*Data to examine*.
════════════════
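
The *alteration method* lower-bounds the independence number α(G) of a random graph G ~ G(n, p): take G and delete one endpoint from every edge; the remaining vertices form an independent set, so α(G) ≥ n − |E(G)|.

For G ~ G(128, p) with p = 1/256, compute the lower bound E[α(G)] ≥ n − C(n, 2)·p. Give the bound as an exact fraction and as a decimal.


E[|E(G)|] = C(128, 2)·p = 8128 · (1/256) = 127/4.
E[α(G)] ≥ n − E[|E(G)|] = 128 − 127/4 = 385/4.
Numerically: ≈ 96.250.
(This is only a lower bound; the true E[α(G)] may be larger.)

E[α(G)] ≥ 385/4 ≈ 96.250.


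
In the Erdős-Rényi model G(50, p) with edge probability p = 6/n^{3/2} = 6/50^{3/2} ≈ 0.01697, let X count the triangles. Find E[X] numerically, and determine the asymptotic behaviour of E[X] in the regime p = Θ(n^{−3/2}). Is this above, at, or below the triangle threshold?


Number of potential triangles: C(50, 3) = 19600.
Each occurs with probability p³ ≈ (0.01697)³ ≈ 4.887522e-06.
By linearity: E[X] = C(50, 3)·p³ ≈ 19600 · 4.887522e-06 ≈ 0.0958.
Since α = 3/2 > 1, p = c/n^{3/2} = o(1/n) is below the triangle threshold p ~ 1/n. Asymptotically E[X] ~ (c³/6)·n^{3(1−α)} = (6³/6)·n^{-1.5} → 0, so by Markov's inequality G has no triangles w.h.p.

E[X] ≈ 0.0958; in regime p = Θ(1/n^{3/2}) E[X] tends to 0 (below the triangle threshold p ~ 1/n).


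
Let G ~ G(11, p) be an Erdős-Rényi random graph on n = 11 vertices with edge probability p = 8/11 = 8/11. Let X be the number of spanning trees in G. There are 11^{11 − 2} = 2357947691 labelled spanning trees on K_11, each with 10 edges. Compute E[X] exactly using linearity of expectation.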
════════════════
*What to do*.
Out of the records above, pull each line containing the word "vertices".

*Reply to the task*.
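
The *alteration method* lower-bounds the independence number α(G) of a random graph G ~ G(n, p): take G and delete one endpoint from every edge; the remaining vertices form an independent set, so α(G) ≥ n − |E(G)|.
Let G ~ G(11, p) be an Erdős-Rényi random graph on n = 11 vertices with edge probability p = 8/11 = 8/11. Let X be the number of spanning trees in G. There are 11^{11 − 2} = 2357947691 labelled spanning trees on K_11, each with 10 edges. Compute E[X] exactly using linearity of expectation.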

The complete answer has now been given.